(Stored data)
======
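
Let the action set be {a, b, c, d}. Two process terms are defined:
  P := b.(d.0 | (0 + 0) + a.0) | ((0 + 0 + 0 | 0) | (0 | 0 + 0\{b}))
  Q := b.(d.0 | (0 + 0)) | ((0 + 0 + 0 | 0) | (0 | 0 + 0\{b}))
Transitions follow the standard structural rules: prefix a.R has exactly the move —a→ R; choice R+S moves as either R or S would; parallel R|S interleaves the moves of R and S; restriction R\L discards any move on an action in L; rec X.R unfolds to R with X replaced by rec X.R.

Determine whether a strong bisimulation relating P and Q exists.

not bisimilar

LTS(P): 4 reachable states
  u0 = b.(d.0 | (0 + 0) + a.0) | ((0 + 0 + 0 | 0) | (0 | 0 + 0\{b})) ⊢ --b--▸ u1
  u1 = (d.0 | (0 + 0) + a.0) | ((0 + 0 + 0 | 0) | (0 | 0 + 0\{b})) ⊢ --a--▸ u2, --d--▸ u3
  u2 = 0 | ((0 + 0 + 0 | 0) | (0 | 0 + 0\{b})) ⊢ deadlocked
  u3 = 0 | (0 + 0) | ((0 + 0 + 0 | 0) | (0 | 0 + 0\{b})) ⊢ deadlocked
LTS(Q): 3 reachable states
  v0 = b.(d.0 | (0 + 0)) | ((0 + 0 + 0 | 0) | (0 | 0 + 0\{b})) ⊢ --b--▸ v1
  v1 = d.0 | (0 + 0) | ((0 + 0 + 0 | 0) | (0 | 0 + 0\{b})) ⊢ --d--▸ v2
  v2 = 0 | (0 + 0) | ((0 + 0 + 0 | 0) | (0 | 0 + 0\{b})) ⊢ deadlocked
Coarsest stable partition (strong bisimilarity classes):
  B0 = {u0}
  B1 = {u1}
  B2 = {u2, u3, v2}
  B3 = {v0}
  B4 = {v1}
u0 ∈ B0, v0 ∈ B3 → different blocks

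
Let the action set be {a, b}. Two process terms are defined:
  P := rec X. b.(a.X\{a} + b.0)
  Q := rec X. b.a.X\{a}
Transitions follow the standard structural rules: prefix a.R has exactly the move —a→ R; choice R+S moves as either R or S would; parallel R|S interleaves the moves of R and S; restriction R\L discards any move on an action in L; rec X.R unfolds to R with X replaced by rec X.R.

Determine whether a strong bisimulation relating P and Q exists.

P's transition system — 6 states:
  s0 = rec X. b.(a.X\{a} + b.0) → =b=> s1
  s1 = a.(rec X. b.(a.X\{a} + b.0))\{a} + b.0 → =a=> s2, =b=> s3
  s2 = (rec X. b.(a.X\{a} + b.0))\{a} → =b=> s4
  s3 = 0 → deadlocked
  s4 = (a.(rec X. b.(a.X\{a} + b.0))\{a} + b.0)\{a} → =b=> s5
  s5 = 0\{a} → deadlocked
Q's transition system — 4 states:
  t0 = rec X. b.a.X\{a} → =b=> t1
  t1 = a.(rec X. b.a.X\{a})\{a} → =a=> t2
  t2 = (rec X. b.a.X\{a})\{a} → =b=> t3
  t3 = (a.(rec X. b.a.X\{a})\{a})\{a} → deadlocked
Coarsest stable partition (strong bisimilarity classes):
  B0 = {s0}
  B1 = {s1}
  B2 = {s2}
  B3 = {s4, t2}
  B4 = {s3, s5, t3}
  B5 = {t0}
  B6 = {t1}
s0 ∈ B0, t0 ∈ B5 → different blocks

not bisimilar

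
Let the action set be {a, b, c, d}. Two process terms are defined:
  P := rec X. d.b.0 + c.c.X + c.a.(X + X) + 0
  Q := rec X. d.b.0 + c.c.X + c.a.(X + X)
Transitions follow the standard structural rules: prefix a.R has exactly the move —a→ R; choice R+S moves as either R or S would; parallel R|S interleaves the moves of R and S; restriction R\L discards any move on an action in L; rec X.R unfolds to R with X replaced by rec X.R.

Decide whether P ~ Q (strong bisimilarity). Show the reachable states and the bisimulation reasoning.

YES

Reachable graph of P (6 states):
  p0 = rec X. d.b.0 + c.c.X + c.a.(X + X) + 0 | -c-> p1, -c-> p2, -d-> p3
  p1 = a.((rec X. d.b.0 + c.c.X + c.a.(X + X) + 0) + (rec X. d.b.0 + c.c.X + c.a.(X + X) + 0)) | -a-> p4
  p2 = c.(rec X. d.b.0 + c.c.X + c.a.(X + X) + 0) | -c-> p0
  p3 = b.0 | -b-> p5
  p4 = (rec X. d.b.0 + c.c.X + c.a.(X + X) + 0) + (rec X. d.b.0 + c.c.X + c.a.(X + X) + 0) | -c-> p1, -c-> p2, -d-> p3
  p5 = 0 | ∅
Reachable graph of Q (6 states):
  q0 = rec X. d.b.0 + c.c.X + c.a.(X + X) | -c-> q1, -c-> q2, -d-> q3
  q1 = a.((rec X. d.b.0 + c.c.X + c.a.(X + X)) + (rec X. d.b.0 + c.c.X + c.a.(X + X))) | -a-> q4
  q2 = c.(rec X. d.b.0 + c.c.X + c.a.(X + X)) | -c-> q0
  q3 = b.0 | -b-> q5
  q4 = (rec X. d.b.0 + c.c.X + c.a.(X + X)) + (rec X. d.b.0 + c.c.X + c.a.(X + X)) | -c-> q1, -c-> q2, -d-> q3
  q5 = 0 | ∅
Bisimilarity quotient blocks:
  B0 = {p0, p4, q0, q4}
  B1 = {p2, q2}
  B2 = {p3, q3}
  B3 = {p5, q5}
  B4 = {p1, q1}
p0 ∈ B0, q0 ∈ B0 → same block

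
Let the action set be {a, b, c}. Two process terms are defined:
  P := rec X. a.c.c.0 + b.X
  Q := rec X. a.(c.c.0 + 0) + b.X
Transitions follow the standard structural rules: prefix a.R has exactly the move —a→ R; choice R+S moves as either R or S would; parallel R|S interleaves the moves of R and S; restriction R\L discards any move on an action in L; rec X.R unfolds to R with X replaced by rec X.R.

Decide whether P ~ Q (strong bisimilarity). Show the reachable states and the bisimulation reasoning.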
======
Every record should be printed again exactly as it reads.

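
Let the action set be {a, b, c, d}. Two process terms are defined:
  P := b.(d.0 | (0 + 0) + a.0) | ((0 + 0 + 0 | 0) | (0 | 0 + 0\{b}))
  Q := b.(d.0 | (0 + 0)) | ((0 + 0 + 0 | 0) | (0 | 0 + 0\{b}))
Transitions follow the standard structural rules: prefix a.R has exactly the move —a→ R; choice R+S moves as either R or S would; parallel R|S interleaves the moves of R and S; restriction R\L discards any move on an action in L; rec X.R unfolds to R with X replaced by rec X.R.

Determine whether a strong bisimulation relating P and Q exists.

not bisimilar

LTS(P): 4 reachable states
  u0 = b.(d.0 | (0 + 0) + a.0) | ((0 + 0 + 0 | 0) | (0 | 0 + 0\{b})) ⊢ --b--▸ u1
  u1 = (d.0 | (0 + 0) + a.0) | ((0 + 0 + 0 | 0) | (0 | 0 + 0\{b})) ⊢ --a--▸ u2, --d--▸ u3
  u2 = 0 | ((0 + 0 + 0 | 0) | (0 | 0 + 0\{b})) ⊢ deadlocked
  u3 = 0 | (0 + 0) | ((0 + 0 + 0 | 0) | (0 | 0 + 0\{b})) ⊢ deadlocked
LTS(Q): 3 reachable states
  v0 = b.(d.0 | (0 + 0)) | ((0 + 0 + 0 | 0) | (0 | 0 + 0\{b})) ⊢ --b--▸ v1
  v1 = d.0 | (0 + 0) | ((0 + 0 + 0 | 0) | (0 | 0 + 0\{b})) ⊢ --d--▸ v2
  v2 = 0 | (0 + 0) | ((0 + 0 + 0 | 0) | (0 | 0 + 0\{b})) ⊢ deadlocked
Coarsest stable partition (strong bisimilarity classes):
  B0 = {u0}
  B1 = {u1}
  B2 = {u2, u3, v2}
  B3 = {v0}
  B4 = {v1}
u0 ∈ B0, v0 ∈ B3 → different blocks

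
Let the action set be {a, b}. Two process terms are defined:
  P := rec X. b.(a.X\{a} + b.0)
  Q := rec X. b.a.X\{a}
Transitions follow the standard structural rules: prefix a.R has exactly the move —a→ R; choice R+S moves as either R or S would; parallel R|S interleaves the moves of R and S; restriction R\L discards any move on an action in L; rec X.R unfolds to R with X replaced by rec X.R.

Determine whether a strong bisimulation relating P and Q exists.

P's transition system — 6 states:
  s0 = rec X. b.(a.X\{a} + b.0) → =b=> s1
  s1 = a.(rec X. b.(a.X\{a} + b.0))\{a} + b.0 → =a=> s2, =b=> s3
  s2 = (rec X. b.(a.X\{a} + b.0))\{a} → =b=> s4
  s3 = 0 → deadlocked
  s4 = (a.(rec X. b.(a.X\{a} + b.0))\{a} + b.0)\{a} → =b=> s5
  s5 = 0\{a} → deadlocked
Q's transition system — 4 states:
  t0 = rec X. b.a.X\{a} → =b=> t1
  t1 = a.(rec X. b.a.X\{a})\{a} → =a=> t2
  t2 = (rec X. b.a.X\{a})\{a} → =b=> t3
  t3 = (a.(rec X. b.a.X\{a})\{a})\{a} → deadlocked
Coarsest stable partition (strong bisimilarity classes):
  B0 = {s0}
  B1 = {s1}
  B2 = {s2}
  B3 = {s4, t2}
  B4 = {s3, s5, t3}
  B5 = {t0}
  B6 = {t1}
s0 ∈ B0, t0 ∈ B5 → different blocks

not bisimilar

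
Let the action set be {a, b, c, d}. Two process terms are defined:
  P := rec X. d.b.0 + c.c.X + c.a.(X + X) + 0
  Q := rec X. d.b.0 + c.c.X + c.a.(X + X)
Transitions follow the standard structural rules: prefix a.R has exactly the move —a→ R; choice R+S moves as either R or S would; parallel R|S interleaves the moves of R and S; restriction R\L discards any move on an action in L; rec X.R unfolds to R with X replaced by rec X.R.

Decide whether P ~ Q (strong bisimilarity). Show the reachable states and the bisimulation reasoning.

YES

Reachable graph of P (6 states):
  p0 = rec X. d.b.0 + c.c.X + c.a.(X + X) + 0 | -c-> p1, -c-> p2, -d-> p3
  p1 = a.((rec X. d.b.0 + c.c.X + c.a.(X + X) + 0) + (rec X. d.b.0 + c.c.X + c.a.(X + X) + 0)) | -a-> p4
  p2 = c.(rec X. d.b.0 + c.c.X + c.a.(X + X) + 0) | -c-> p0
  p3 = b.0 | -b-> p5
  p4 = (rec X. d.b.0 + c.c.X + c.a.(X + X) + 0) + (rec X. d.b.0 + c.c.X + c.a.(X + X) + 0) | -c-> p1, -c-> p2, -d-> p3
  p5 = 0 | ∅
Reachable graph of Q (6 states):
  q0 = rec X. d.b.0 + c.c.X + c.a.(X + X) | -c-> q1, -c-> q2, -d-> q3
  q1 = a.((rec X. d.b.0 + c.c.X + c.a.(X + X)) + (rec X. d.b.0 + c.c.X + c.a.(X + X))) | -a-> q4
  q2 = c.(rec X. d.b.0 + c.c.X + c.a.(X + X)) | -c-> q0
  q3 = b.0 | -b-> q5
  q4 = (rec X. d.b.0 + c.c.X + c.a.(X + X)) + (rec X. d.b.0 + c.c.X + c.a.(X + X)) | -c-> q1, -c-> q2, -d-> q3
  q5 = 0 | ∅
Bisimilarity quotient blocks:
  B0 = {p0, p4, q0, q4}
  B1 = {p2, q2}
  B2 = {p3, q3}
  B3 = {p5, q5}
  B4 = {p1, q1}
p0 ∈ B0, q0 ∈ B0 → same block

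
Let the action set be {a, b, c}. Two process terms are defined:
  P := rec X. a.c.c.0 + b.X
  Q := rec X. a.(c.c.0 + 0) + b.X
Transitions follow the standard structural rules: prefix a.R has exactly the move —a→ R; choice R+S moves as either R or S would; parallel R|S interleaves the moves of R and S; restriction R\L discards any move on an action in L; rec X.R unfolds to R with X replaced by rec X.R.

Decide whether P ~ Q (strong bisimilarity). Show the reachable states and the bisimulation reasoning.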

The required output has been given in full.